[Opening TASK DATA section]

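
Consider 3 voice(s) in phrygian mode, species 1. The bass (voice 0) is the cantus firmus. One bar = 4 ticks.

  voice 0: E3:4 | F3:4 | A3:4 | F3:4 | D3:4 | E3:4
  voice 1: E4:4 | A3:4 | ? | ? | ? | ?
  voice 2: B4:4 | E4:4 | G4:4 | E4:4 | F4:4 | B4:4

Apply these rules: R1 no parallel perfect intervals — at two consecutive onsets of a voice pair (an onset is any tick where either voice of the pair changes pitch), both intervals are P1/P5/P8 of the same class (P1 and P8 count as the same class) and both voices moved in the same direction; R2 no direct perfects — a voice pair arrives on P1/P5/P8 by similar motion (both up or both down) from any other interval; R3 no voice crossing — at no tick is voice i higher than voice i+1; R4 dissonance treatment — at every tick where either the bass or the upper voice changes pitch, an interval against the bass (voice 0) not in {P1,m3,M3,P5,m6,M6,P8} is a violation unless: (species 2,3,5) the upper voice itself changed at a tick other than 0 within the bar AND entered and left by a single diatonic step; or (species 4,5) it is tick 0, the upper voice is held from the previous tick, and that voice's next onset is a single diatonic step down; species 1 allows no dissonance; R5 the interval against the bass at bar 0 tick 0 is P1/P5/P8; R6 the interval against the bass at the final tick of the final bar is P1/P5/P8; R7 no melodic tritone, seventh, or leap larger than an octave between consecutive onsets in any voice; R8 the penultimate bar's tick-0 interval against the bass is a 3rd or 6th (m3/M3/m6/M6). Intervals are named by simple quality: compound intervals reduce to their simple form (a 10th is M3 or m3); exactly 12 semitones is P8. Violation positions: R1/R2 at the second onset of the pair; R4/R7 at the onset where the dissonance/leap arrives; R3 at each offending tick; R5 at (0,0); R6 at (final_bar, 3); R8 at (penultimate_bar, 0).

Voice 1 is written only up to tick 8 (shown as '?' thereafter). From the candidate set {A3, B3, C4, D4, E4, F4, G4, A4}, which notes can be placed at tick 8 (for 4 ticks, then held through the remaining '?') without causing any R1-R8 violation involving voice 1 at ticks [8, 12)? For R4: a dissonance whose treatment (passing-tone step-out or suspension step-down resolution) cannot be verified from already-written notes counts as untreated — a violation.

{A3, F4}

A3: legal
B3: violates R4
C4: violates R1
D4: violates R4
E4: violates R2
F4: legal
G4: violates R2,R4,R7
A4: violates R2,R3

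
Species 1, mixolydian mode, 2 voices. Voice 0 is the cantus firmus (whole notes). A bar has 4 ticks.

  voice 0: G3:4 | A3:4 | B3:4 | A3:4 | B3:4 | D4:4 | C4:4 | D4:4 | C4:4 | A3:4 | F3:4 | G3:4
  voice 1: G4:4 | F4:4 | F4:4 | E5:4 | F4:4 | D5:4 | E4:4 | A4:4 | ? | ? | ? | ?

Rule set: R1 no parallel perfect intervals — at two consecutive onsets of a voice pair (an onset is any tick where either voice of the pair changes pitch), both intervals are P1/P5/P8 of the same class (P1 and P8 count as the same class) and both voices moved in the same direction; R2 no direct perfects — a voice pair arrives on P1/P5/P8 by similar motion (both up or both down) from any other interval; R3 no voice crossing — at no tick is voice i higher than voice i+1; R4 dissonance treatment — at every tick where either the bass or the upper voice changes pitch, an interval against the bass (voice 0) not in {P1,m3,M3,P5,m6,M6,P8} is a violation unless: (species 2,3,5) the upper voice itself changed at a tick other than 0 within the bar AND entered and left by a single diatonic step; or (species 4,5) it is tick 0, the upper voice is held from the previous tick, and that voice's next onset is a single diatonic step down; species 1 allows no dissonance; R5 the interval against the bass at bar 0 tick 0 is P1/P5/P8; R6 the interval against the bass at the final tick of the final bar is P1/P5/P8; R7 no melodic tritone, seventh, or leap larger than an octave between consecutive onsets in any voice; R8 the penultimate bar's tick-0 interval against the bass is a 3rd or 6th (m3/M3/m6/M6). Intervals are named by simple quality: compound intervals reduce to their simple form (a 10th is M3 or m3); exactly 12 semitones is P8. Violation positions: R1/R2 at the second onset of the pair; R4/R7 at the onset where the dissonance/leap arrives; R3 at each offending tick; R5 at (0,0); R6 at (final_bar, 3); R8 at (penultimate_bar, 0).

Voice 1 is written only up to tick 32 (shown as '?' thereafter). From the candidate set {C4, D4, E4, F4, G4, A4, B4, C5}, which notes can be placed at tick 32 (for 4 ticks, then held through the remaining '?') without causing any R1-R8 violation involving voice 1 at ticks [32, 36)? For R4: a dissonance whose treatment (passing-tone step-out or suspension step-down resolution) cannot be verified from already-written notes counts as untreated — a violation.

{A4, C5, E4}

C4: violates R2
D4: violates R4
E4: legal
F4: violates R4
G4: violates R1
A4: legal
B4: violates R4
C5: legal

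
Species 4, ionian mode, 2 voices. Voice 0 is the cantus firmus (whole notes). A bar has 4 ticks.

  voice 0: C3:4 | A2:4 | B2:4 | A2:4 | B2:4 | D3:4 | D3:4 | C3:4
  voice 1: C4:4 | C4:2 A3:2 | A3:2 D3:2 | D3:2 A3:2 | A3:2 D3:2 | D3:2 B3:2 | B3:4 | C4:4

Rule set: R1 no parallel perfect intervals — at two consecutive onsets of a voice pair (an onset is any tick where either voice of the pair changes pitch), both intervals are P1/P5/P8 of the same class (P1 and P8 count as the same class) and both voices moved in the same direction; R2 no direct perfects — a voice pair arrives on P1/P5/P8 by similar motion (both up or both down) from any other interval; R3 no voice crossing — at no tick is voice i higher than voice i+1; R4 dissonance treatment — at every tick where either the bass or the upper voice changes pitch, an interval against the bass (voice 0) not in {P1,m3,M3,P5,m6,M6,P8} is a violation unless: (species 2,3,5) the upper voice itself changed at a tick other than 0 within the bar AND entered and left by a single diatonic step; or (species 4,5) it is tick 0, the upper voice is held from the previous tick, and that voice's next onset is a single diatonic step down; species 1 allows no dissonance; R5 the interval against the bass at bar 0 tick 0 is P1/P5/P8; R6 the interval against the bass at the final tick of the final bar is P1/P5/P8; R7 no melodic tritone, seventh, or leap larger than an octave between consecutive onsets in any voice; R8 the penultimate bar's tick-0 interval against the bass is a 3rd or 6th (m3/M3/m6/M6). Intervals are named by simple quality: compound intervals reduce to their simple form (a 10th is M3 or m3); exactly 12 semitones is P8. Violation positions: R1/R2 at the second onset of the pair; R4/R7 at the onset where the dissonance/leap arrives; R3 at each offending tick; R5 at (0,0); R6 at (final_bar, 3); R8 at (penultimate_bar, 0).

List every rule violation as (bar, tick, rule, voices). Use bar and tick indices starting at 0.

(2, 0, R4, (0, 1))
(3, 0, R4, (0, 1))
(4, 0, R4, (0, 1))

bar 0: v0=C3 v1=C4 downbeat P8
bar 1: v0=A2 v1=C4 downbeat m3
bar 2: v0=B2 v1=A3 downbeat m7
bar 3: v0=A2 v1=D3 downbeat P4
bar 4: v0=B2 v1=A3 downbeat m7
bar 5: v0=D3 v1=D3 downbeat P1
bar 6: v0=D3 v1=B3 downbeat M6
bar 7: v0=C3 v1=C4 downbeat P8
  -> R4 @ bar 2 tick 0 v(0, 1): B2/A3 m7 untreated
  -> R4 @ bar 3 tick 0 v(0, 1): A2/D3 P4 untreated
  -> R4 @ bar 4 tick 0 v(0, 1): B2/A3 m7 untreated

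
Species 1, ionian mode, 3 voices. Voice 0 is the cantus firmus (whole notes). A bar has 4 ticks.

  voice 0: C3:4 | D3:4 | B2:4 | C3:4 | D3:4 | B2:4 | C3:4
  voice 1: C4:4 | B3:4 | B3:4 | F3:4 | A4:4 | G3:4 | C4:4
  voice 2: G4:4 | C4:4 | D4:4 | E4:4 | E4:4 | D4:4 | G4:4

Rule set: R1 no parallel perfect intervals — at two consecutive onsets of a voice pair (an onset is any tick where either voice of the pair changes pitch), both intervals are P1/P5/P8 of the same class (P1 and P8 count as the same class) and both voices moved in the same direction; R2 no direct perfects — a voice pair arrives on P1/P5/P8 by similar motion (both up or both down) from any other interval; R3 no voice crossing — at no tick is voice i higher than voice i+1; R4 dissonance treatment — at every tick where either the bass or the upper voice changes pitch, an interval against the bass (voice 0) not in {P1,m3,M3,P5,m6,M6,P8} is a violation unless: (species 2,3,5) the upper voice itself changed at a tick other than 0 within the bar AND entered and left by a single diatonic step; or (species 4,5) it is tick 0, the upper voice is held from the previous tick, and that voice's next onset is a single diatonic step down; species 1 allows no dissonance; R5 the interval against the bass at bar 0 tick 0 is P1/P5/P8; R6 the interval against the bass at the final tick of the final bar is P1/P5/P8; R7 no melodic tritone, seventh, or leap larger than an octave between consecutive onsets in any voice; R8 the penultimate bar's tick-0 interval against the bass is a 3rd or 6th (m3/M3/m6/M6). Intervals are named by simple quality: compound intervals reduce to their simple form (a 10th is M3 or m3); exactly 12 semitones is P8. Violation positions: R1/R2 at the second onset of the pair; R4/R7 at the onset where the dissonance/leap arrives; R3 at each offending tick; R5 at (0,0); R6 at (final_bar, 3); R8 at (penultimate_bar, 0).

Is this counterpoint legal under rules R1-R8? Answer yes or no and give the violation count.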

[Closing TASK DATA section]

REQUIRED ACTION: Each line in the entries above that includes the word "ionian" counts once; state the total and nothing else.

EXERCISE RESPONSE: 2